▶ [DIRECTIONS FOR THIS TASK]:
Each entry below is to be extracted exactly.
◆ ◆ ◆ ◆
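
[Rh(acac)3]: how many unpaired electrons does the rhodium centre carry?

0

Ligand charges: each acetylacetonate is −1. With an overall charge of 0 the rhodium centre must be in the +3 oxidation state.
Rhodium is a group-9 element; Rh(III) is therefore d⁶.
Counting donor atoms: 3×acetylacetonate (bidentate) → 6 donors. Coordination number = 6.
The spin state decides the count: a 4d ion has a large Δₒ and is invariably low-spin.
An octahedral low-spin d⁶ ion is t₂g⁶e_g⁰, giving 0 unpaired electrons.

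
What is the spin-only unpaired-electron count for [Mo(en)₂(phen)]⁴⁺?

Ligand charges: ethylenediamine is neutral; 1,10-phenanthroline is neutral. With an overall charge of +4 the molybdenum centre must be in the +4 oxidation state.
Molybdenum is a group-6 element; Mo(IV) is therefore d².
Counting donor atoms: 2×ethylenediamine (bidentate) → 4 donors; 1×1,10-phenanthroline (bidentate) → 2 donors. Coordination number = 6.
In an octahedral field the d² configuration is t₂g²e_g⁰ (only one arrangement possible), giving 2 unpaired electrons.

2 unpaired electrons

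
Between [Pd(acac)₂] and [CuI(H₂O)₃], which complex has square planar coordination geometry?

[Pd(acac)₂]

For [Pd(acac)₂]: Each acetylacetonate is −1; balancing the 0 overall charge requires Pd(II). Group 10 minus oxidation state 2 gives a d⁸ configuration. A 4d d⁸ ion has a large crystal-field splitting; square planar leaves the high-energy d_{x²−y²} orbital empty and maximises CFSE. → square planar.
For [CuI(H₂O)₃]: Summing ligand charges against the 0 overall charge gives an oxidation state of +1 for copper. Cu sits in group 11, so the d-electron count is 11 − 1 = 10. A d¹⁰ ion has no crystal-field stabilisation preference between square planar and tetrahedral, so four ligands adopt the sterically favoured tetrahedral geometry. → tetrahedral.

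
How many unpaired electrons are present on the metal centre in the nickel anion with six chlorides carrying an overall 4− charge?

2

Ligand charges: each chloride is −1. With an overall charge of −4 the nickel centre must be in the +2 oxidation state.
Nickel is a group-10 element; Ni(II) is therefore d⁸.
In an octahedral field the d⁸ configuration is t₂g⁶e_g² (only one arrangement possible), giving 2 unpaired electrons.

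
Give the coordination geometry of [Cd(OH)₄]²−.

Each hydroxide is −1; balancing the −2 overall charge requires Cd(II).
Cadmium is a group-12 element; Cd(II) is therefore d¹⁰.
Coordination number: 4.
A d¹⁰ ion has no crystal-field stabilisation preference between square planar and tetrahedral, so four ligands adopt the sterically favoured tetrahedral geometry.

tetrahedral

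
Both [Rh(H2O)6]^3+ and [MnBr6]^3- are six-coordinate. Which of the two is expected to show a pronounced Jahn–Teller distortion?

[MnBr6]^3-

[Rh(H2O)6]^3+: Water is neutral; balancing the +3 overall charge requires Rh(III). Rhodium is a group-9 element; Rh(III) is therefore d⁶. A 4d ion has a large Δₒ and is invariably low-spin. The d⁶ configuration leaves the e_g set evenly filled (or empty) — no strong Jahn–Teller driving force.
[MnBr6]^3-: Each bromide is −1; balancing the −3 overall charge requires Mn(III). Manganese is a group-7 element; Mn(III) is therefore d⁴. Bromide is a weak-field ligand for a first-row metal, so the complex is high-spin. The t₂g³e_g¹ (high-spin) configuration has an unevenly filled e_g set; the Jahn–Teller theorem predicts a tetragonal distortion (typically axial elongation) to lift the degeneracy.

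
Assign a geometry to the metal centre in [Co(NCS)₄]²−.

tetrahedral

Each isothiocyanate is −1; balancing the −2 overall charge requires Co(II).
Group 9 minus oxidation state 2 gives a d⁷ configuration.
With 4 monodentate ligands the coordination number is 4.
Isothiocyanate is a weak-field ligand.
For a high-spin 3d d⁷ ion with weak-field ligands the small Δₜ gives little square-planar CFSE advantage, so four ligands adopt the sterically favoured tetrahedral geometry.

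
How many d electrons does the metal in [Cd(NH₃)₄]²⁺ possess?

d¹⁰

Ligand charges: ammonia is neutral. With an overall charge of +2 the cadmium centre must be in the +2 oxidation state.
Cd sits in group 12, so the d-electron count is 12 − 2 = 10.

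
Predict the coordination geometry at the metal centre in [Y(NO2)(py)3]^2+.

Ligand charges: each nitro (N-bound nitrite) is −1; pyridine is neutral. With an overall charge of +2 the yttrium centre must be in the +3 oxidation state.
Group 3 minus oxidation state 3 gives a d⁰ configuration.
Coordination number: 4.
A d⁰ ion has no crystal-field stabilisation preference between square planar and tetrahedral, so four ligands adopt the sterically favoured tetrahedral geometry.

tetrahedral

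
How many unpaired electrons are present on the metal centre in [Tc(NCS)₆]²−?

Each isothiocyanate is −1; balancing the −2 overall charge requires Tc(IV).
Group 7 minus oxidation state 4 gives a d³ configuration.
In an octahedral field the d³ configuration is t₂g³e_g⁰ (only one arrangement possible), giving 3 unpaired electrons.

3 unpaired electrons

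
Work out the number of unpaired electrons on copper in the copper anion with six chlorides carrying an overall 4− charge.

1

Summing ligand charges against the −4 overall charge gives an oxidation state of +2 for copper.
Group 11 minus oxidation state 2 gives a d⁹ configuration.
In an octahedral field the d⁹ configuration is t₂g⁶e_g³ (only one arrangement possible), giving 1 unpaired electron.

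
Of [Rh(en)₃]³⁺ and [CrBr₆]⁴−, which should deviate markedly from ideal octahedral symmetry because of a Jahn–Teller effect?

[Rh(en)₃]³⁺: Ligand charges: ethylenediamine is neutral. With an overall charge of +3 the rhodium centre must be in the +3 oxidation state. Group 9 minus oxidation state 3 gives a d⁶ configuration. A 4d ion has a large Δₒ and is invariably low-spin. The d⁶ configuration leaves the e_g set evenly filled (or empty) — no strong Jahn–Teller driving force.
[CrBr₆]⁴−: Each bromide is −1; balancing the −4 overall charge requires Cr(II). Group 6 minus oxidation state 2 gives a d⁴ configuration. Bromide is a weak-field ligand for a first-row metal, so the complex is high-spin. The t₂g³e_g¹ (high-spin) configuration has an unevenly filled e_g set; the Jahn–Teller theorem predicts a tetragonal distortion (typically axial elongation) to lift the degeneracy.

[CrBr₆]⁴−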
◆ ◆ ◆ ◆
▶ [WRITTEN RESPONSE]:
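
[Rh(acac)3]: how many unpaired electrons does the rhodium centre carry?

0

Ligand charges: each acetylacetonate is −1. With an overall charge of 0 the rhodium centre must be in the +3 oxidation state.
Rhodium is a group-9 element; Rh(III) is therefore d⁶.
Counting donor atoms: 3×acetylacetonate (bidentate) → 6 donors. Coordination number = 6.
The spin state decides the count: a 4d ion has a large Δₒ and is invariably low-spin.
An octahedral low-spin d⁶ ion is t₂g⁶e_g⁰, giving 0 unpaired electrons.

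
What is the spin-only unpaired-electron count for [Mo(en)₂(phen)]⁴⁺?

Ligand charges: ethylenediamine is neutral; 1,10-phenanthroline is neutral. With an overall charge of +4 the molybdenum centre must be in the +4 oxidation state.
Molybdenum is a group-6 element; Mo(IV) is therefore d².
Counting donor atoms: 2×ethylenediamine (bidentate) → 4 donors; 1×1,10-phenanthroline (bidentate) → 2 donors. Coordination number = 6.
In an octahedral field the d² configuration is t₂g²e_g⁰ (only one arrangement possible), giving 2 unpaired electrons.

2 unpaired electrons

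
Between [Pd(acac)₂] and [CuI(H₂O)₃], which complex has square planar coordination geometry?

[Pd(acac)₂]

For [Pd(acac)₂]: Each acetylacetonate is −1; balancing the 0 overall charge requires Pd(II). Group 10 minus oxidation state 2 gives a d⁸ configuration. A 4d d⁸ ion has a large crystal-field splitting; square planar leaves the high-energy d_{x²−y²} orbital empty and maximises CFSE. → square planar.
For [CuI(H₂O)₃]: Summing ligand charges against the 0 overall charge gives an oxidation state of +1 for copper. Cu sits in group 11, so the d-electron count is 11 − 1 = 10. A d¹⁰ ion has no crystal-field stabilisation preference between square planar and tetrahedral, so four ligands adopt the sterically favoured tetrahedral geometry. → tetrahedral.

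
How many unpaired electrons are present on the metal centre in the nickel anion with six chlorides carrying an overall 4− charge?

2

Ligand charges: each chloride is −1. With an overall charge of −4 the nickel centre must be in the +2 oxidation state.
Nickel is a group-10 element; Ni(II) is therefore d⁸.
In an octahedral field the d⁸ configuration is t₂g⁶e_g² (only one arrangement possible), giving 2 unpaired electrons.

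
Give the coordination geometry of [Cd(OH)₄]²−.

Each hydroxide is −1; balancing the −2 overall charge requires Cd(II).
Cadmium is a group-12 element; Cd(II) is therefore d¹⁰.
Coordination number: 4.
A d¹⁰ ion has no crystal-field stabilisation preference between square planar and tetrahedral, so four ligands adopt the sterically favoured tetrahedral geometry.

tetrahedral

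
Both [Rh(H2O)6]^3+ and [MnBr6]^3- are six-coordinate. Which of the two is expected to show a pronounced Jahn–Teller distortion?

[MnBr6]^3-

[Rh(H2O)6]^3+: Water is neutral; balancing the +3 overall charge requires Rh(III). Rhodium is a group-9 element; Rh(III) is therefore d⁶. A 4d ion has a large Δₒ and is invariably low-spin. The d⁶ configuration leaves the e_g set evenly filled (or empty) — no strong Jahn–Teller driving force.
[MnBr6]^3-: Each bromide is −1; balancing the −3 overall charge requires Mn(III). Manganese is a group-7 element; Mn(III) is therefore d⁴. Bromide is a weak-field ligand for a first-row metal, so the complex is high-spin. The t₂g³e_g¹ (high-spin) configuration has an unevenly filled e_g set; the Jahn–Teller theorem predicts a tetragonal distortion (typically axial elongation) to lift the degeneracy.

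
Assign a geometry to the metal centre in [Co(NCS)₄]²−.

tetrahedral

Each isothiocyanate is −1; balancing the −2 overall charge requires Co(II).
Group 9 minus oxidation state 2 gives a d⁷ configuration.
With 4 monodentate ligands the coordination number is 4.
Isothiocyanate is a weak-field ligand.
For a high-spin 3d d⁷ ion with weak-field ligands the small Δₜ gives little square-planar CFSE advantage, so four ligands adopt the sterically favoured tetrahedral geometry.

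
How many d electrons does the metal in [Cd(NH₃)₄]²⁺ possess?

d¹⁰

Ligand charges: ammonia is neutral. With an overall charge of +2 the cadmium centre must be in the +2 oxidation state.
Cd sits in group 12, so the d-electron count is 12 − 2 = 10.

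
Predict the coordination geometry at the metal centre in [Y(NO2)(py)3]^2+.

Ligand charges: each nitro (N-bound nitrite) is −1; pyridine is neutral. With an overall charge of +2 the yttrium centre must be in the +3 oxidation state.
Group 3 minus oxidation state 3 gives a d⁰ configuration.
Coordination number: 4.
A d⁰ ion has no crystal-field stabilisation preference between square planar and tetrahedral, so four ligands adopt the sterically favoured tetrahedral geometry.

tetrahedral

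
How many unpaired electrons are present on the metal centre in [Tc(NCS)₆]²−?

Each isothiocyanate is −1; balancing the −2 overall charge requires Tc(IV).
Group 7 minus oxidation state 4 gives a d³ configuration.
In an octahedral field the d³ configuration is t₂g³e_g⁰ (only one arrangement possible), giving 3 unpaired electrons.

3 unpaired electrons

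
Work out the number of unpaired electrons on copper in the copper anion with six chlorides carrying an overall 4− charge.

1

Summing ligand charges against the −4 overall charge gives an oxidation state of +2 for copper.
Group 11 minus oxidation state 2 gives a d⁹ configuration.
In an octahedral field the d⁹ configuration is t₂g⁶e_g³ (only one arrangement possible), giving 1 unpaired electron.

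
Of [Rh(en)₃]³⁺ and [CrBr₆]⁴−, which should deviate markedly from ideal octahedral symmetry because of a Jahn–Teller effect?

[Rh(en)₃]³⁺: Ligand charges: ethylenediamine is neutral. With an overall charge of +3 the rhodium centre must be in the +3 oxidation state. Group 9 minus oxidation state 3 gives a d⁶ configuration. A 4d ion has a large Δₒ and is invariably low-spin. The d⁶ configuration leaves the e_g set evenly filled (or empty) — no strong Jahn–Teller driving force.
[CrBr₆]⁴−: Each bromide is −1; balancing the −4 overall charge requires Cr(II). Group 6 minus oxidation state 2 gives a d⁴ configuration. Bromide is a weak-field ligand for a first-row metal, so the complex is high-spin. The t₂g³e_g¹ (high-spin) configuration has an unevenly filled e_g set; the Jahn–Teller theorem predicts a tetragonal distortion (typically axial elongation) to lift the degeneracy.

[CrBr₆]⁴−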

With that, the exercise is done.